[Task input]
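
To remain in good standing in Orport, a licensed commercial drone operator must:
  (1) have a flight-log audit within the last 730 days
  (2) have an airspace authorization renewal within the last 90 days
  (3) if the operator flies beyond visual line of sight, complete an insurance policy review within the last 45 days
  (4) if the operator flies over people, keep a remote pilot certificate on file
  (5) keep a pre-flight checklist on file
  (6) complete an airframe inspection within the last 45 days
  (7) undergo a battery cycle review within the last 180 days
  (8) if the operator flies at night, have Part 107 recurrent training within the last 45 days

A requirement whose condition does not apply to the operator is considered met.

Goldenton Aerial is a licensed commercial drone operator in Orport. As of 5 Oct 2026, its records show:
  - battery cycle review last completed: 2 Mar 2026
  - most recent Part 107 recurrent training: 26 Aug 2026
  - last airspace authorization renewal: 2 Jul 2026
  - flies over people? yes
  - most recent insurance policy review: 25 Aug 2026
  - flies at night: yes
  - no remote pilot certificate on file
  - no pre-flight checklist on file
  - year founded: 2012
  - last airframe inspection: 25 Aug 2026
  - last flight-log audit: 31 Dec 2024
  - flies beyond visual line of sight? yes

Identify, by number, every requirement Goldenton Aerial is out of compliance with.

1. flight-log audit 643 days ago vs limit 730 → met
2. airspace authorization renewal 95 days ago vs limit 90 → not met
3. condition 'flies beyond visual line of sight' holds; insurance policy review 41 days ago vs limit 45 → met
4. condition 'flies over people' holds; remote pilot certificate absent → not met
5. pre-flight checklist absent → not met
6. airframe inspection 41 days ago vs limit 45 → met
7. battery cycle review 217 days ago vs limit 180 → not met
8. condition 'flies at night' holds; Part 107 recurrent training 40 days ago vs limit 45 → met
Not met: 2, 4, 5, 7

2, 4, 5, 7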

[Your task] Copy out each line of the entries that holds "last".

[Answer section]
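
  (1) have a flight-log audit within the last 730 days
  (2) have an airspace authorization renewal within the last 90 days
  (3) if the operator flies beyond visual line of sight, complete an insurance policy review within the last 45 days
  (6) complete an airframe inspection within the last 45 days
  (7) undergo a battery cycle review within the last 180 days
  (8) if the operator flies at night, have Part 107 recurrent training within the last 45 days
  - battery cycle review last completed: 2 Mar 2026
  - last airspace authorization renewal: 2 Jul 2026
  - last airframe inspection: 25 Aug 2026
  - last flight-log audit: 31 Dec 2024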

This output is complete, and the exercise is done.